:: Stored data ::
***

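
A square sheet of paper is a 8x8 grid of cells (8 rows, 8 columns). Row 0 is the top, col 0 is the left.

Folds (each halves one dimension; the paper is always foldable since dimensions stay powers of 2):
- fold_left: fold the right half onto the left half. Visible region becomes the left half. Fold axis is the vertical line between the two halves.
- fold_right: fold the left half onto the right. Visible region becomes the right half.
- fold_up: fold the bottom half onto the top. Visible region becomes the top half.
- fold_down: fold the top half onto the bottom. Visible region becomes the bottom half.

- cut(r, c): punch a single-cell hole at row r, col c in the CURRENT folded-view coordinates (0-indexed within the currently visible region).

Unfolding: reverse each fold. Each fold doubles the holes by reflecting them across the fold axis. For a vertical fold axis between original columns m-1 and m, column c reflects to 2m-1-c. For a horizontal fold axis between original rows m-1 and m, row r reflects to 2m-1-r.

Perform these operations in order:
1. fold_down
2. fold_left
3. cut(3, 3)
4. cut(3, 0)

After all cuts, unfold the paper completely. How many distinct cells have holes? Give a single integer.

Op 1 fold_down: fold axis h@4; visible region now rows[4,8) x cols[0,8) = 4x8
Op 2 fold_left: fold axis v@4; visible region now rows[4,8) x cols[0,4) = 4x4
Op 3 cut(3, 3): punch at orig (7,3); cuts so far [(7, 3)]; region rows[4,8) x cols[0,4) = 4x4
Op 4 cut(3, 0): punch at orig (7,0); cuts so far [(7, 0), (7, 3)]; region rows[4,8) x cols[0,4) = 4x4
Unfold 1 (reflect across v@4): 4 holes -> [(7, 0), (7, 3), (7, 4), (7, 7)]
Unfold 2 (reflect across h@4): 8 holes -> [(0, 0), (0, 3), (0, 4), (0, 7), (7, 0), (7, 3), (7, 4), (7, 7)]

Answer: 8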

***

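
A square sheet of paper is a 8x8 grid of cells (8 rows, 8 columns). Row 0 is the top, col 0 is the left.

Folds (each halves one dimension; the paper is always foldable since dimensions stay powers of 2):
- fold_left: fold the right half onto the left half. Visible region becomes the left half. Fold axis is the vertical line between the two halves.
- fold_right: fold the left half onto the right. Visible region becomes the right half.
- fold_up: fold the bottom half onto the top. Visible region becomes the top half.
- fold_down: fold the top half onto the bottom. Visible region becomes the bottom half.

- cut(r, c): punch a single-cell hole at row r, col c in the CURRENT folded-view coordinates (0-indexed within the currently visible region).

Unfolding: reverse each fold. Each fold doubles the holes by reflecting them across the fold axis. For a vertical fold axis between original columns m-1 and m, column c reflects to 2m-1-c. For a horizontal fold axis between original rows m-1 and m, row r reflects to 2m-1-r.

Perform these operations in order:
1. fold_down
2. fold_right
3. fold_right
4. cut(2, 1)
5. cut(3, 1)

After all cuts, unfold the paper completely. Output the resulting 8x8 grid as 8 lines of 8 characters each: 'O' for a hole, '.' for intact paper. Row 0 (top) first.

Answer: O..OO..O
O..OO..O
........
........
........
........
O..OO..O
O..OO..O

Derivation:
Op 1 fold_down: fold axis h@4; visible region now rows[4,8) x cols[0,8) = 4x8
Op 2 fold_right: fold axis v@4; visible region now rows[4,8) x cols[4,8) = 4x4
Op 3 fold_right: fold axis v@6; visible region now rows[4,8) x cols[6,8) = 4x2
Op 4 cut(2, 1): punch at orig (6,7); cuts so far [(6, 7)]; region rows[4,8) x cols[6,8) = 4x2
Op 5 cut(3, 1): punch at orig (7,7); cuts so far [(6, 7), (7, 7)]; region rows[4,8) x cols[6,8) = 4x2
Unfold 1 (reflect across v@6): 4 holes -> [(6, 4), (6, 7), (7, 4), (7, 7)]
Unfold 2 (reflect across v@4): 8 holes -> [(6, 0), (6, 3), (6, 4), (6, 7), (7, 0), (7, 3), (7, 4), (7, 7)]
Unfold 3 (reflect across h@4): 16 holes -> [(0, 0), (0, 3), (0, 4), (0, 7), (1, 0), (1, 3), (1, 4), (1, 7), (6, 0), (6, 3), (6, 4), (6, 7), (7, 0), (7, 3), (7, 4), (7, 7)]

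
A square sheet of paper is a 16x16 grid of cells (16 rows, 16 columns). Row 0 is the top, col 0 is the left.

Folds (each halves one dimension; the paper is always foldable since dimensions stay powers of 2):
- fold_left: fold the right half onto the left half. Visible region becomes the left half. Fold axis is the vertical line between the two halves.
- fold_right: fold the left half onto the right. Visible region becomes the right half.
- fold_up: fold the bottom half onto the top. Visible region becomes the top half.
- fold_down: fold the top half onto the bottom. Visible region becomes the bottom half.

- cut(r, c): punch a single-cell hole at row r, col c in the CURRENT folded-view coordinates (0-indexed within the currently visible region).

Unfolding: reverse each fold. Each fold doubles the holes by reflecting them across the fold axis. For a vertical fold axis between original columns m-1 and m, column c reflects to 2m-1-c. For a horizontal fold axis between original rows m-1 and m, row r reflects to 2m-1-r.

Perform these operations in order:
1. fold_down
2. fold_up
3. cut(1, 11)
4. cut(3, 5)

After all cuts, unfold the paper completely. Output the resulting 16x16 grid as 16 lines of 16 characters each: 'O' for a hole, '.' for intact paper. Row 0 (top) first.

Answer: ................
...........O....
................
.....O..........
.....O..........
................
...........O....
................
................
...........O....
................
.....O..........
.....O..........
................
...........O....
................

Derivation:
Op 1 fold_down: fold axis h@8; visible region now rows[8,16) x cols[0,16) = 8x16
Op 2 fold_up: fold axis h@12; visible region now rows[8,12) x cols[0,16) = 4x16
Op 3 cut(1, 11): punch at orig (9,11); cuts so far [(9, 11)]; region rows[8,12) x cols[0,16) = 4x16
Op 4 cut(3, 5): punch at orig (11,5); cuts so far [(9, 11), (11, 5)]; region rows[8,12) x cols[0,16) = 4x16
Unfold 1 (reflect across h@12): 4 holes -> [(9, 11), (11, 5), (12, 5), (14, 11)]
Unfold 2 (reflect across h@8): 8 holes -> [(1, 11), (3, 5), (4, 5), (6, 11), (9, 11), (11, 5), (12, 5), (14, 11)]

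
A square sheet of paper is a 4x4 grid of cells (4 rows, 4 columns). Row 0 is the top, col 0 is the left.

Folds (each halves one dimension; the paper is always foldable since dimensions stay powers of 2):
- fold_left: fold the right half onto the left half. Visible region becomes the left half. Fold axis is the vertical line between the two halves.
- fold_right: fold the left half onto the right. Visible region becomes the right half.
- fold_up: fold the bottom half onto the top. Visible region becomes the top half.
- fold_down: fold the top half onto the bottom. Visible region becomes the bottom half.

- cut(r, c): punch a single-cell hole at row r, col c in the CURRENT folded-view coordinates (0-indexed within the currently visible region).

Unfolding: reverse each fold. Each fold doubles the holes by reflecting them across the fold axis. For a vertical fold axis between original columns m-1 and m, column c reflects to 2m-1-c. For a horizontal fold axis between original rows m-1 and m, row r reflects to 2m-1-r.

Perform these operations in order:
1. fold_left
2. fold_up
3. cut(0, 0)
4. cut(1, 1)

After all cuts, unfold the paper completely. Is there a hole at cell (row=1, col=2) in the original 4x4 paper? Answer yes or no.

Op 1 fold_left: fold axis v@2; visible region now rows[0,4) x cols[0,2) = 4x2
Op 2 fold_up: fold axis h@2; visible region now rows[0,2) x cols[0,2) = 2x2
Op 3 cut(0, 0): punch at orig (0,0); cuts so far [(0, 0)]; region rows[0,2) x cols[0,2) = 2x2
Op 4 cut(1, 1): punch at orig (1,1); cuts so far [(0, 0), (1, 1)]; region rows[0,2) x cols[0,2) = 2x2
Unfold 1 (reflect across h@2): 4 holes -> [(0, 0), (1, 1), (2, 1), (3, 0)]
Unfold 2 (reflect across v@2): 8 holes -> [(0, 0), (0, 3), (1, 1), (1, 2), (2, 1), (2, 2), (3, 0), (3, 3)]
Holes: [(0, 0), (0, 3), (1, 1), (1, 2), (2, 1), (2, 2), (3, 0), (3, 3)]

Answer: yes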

***

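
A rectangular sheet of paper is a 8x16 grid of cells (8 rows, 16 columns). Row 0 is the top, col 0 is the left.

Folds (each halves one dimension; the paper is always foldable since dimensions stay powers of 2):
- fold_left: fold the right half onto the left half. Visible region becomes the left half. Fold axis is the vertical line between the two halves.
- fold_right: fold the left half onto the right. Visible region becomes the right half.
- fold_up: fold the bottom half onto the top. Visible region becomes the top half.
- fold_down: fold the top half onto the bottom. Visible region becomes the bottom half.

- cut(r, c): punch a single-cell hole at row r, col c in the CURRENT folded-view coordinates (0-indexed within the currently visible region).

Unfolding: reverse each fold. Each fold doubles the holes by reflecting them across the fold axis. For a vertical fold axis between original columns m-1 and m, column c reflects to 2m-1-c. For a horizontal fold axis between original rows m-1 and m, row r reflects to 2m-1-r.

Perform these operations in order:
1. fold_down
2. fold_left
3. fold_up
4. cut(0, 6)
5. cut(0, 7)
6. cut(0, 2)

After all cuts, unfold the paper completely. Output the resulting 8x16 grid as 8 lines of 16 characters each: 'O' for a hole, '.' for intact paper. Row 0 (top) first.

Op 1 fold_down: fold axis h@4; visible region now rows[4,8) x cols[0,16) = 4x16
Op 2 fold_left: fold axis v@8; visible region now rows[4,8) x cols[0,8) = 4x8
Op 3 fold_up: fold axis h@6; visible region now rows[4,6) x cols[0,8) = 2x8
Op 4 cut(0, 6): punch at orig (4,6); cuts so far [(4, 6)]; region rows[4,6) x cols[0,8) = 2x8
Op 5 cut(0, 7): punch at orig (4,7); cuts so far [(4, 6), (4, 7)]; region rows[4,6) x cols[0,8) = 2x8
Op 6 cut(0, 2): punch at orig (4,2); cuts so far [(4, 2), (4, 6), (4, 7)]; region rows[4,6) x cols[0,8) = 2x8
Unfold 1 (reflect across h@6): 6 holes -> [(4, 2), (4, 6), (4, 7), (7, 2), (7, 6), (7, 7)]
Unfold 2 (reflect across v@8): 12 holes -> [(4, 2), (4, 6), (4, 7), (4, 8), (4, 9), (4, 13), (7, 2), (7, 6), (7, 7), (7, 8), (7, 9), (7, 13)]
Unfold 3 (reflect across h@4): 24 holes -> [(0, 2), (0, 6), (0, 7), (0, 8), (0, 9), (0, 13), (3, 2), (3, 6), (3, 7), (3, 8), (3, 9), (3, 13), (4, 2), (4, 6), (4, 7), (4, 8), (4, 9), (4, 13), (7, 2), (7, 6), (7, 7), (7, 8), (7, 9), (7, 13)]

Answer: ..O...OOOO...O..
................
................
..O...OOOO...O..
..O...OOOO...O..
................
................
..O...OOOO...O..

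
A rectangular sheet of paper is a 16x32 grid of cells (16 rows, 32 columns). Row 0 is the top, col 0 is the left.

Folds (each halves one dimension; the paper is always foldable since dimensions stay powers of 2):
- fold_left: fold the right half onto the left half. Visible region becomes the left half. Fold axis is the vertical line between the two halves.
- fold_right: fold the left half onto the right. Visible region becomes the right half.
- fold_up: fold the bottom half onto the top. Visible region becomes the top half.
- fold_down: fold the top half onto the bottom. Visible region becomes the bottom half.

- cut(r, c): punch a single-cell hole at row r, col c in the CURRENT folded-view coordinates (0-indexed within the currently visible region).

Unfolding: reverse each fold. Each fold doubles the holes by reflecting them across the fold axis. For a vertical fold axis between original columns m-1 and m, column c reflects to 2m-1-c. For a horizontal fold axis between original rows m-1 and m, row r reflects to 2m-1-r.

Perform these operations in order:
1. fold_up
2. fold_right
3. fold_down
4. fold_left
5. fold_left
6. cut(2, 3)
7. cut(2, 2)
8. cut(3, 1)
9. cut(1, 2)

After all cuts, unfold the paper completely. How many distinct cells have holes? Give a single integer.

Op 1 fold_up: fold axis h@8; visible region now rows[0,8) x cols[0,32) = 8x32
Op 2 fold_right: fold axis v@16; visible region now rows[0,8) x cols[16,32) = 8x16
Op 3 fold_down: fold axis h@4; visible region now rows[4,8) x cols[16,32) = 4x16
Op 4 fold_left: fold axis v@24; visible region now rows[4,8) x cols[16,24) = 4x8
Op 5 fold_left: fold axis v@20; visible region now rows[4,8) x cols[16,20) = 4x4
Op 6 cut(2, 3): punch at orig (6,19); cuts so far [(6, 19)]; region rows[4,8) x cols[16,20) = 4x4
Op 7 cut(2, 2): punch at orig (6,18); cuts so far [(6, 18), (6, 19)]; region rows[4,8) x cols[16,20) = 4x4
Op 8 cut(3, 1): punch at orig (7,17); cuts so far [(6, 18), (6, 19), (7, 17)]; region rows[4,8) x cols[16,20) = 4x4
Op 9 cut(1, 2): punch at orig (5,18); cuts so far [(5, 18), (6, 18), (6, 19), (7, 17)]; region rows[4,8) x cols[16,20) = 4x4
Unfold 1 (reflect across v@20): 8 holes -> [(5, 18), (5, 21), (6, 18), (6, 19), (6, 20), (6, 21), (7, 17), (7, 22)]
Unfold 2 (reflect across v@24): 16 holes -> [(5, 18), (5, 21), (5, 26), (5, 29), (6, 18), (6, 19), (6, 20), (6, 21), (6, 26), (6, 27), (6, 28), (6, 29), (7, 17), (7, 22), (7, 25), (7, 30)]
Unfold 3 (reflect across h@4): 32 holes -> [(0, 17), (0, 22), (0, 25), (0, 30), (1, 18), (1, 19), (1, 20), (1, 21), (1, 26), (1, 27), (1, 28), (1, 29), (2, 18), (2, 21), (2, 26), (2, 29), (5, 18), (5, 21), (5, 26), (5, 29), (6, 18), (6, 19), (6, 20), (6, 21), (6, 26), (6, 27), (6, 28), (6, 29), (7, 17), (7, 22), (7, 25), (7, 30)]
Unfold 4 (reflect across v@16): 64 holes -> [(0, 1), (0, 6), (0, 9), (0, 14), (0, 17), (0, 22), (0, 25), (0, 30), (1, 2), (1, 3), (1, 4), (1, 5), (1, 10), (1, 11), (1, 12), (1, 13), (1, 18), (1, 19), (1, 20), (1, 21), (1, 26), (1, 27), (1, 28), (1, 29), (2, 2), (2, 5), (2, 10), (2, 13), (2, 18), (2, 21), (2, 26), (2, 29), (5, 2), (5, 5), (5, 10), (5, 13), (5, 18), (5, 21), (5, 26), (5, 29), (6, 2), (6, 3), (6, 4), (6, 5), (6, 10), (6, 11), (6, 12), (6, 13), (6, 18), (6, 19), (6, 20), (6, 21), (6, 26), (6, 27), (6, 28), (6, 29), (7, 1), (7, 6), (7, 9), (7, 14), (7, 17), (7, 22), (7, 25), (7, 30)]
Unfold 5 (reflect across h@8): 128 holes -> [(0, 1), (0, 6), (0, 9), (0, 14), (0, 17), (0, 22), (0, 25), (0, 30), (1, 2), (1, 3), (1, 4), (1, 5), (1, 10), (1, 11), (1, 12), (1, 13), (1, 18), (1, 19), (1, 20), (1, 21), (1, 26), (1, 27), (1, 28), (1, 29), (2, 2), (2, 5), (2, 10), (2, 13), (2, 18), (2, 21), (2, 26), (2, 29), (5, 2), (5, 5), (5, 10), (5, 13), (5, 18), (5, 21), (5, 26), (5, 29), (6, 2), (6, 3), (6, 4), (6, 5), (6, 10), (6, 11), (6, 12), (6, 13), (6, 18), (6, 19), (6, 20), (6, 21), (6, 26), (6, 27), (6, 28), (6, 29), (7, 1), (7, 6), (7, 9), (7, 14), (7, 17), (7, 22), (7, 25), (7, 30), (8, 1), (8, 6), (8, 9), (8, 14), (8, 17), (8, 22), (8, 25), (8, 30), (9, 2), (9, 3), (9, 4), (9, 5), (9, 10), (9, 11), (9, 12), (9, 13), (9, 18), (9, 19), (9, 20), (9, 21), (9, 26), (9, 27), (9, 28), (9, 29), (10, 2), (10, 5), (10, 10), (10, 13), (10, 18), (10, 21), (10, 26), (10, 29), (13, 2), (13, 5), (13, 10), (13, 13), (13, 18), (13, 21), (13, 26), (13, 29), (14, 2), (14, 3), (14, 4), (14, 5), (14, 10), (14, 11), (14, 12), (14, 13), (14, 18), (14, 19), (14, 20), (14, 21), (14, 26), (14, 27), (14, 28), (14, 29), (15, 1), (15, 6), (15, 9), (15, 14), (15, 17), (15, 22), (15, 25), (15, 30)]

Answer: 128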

***

Copy out, in full, each line above that has the word "square" in it.

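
A square sheet of paper is a 8x8 grid of cells (8 rows, 8 columns). Row 0 is the top, col 0 is the left.
A square sheet of paper is a 8x8 grid of cells (8 rows, 8 columns). Row 0 is the top, col 0 is the left.
A square sheet of paper is a 16x16 grid of cells (16 rows, 16 columns). Row 0 is the top, col 0 is the left.
A square sheet of paper is a 4x4 grid of cells (4 rows, 4 columns). Row 0 is the top, col 0 is the left.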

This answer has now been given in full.